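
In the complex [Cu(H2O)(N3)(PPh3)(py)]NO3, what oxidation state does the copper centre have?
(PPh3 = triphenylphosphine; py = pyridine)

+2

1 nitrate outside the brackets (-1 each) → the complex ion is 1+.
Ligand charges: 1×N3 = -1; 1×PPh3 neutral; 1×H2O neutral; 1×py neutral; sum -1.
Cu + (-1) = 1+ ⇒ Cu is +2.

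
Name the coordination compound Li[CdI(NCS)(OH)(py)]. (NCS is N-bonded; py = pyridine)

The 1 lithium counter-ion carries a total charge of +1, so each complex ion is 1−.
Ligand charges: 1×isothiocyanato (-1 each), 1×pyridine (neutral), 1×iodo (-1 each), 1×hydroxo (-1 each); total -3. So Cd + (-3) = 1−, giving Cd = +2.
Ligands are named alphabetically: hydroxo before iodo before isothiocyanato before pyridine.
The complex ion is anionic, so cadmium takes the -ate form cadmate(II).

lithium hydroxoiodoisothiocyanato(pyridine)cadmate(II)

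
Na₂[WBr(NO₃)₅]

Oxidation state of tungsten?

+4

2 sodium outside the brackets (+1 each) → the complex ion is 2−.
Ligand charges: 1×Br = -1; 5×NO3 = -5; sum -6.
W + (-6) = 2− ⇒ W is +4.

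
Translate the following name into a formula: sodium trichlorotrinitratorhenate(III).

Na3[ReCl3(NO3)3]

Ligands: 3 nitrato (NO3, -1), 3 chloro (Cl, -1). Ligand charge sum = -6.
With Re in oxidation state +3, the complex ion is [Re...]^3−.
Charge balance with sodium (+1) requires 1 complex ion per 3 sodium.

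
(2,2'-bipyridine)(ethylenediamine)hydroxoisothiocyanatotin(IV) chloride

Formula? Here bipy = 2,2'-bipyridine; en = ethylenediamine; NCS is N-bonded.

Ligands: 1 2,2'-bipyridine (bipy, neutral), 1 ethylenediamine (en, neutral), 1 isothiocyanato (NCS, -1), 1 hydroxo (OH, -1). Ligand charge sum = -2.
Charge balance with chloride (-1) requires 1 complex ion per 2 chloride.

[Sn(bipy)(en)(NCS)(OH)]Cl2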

○ ○ ○ ○ ○ ○ ○

▸ **DIRECTIONS**
Output only the lines from the line that contains "Formula? Here bipy" through the end of the entries, both included, exactly as they appear.

▸ **RESULT**
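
Formula? Here bipy = 2,2'-bipyridine; en = ethylenediamine; NCS is N-bonded.

Ligands: 1 2,2'-bipyridine (bipy, neutral), 1 ethylenediamine (en, neutral), 1 isothiocyanato (NCS, -1), 1 hydroxo (OH, -1). Ligand charge sum = -2.
Charge balance with chloride (-1) requires 1 complex ion per 2 chloride.

[Sn(bipy)(en)(NCS)(OH)]Cl2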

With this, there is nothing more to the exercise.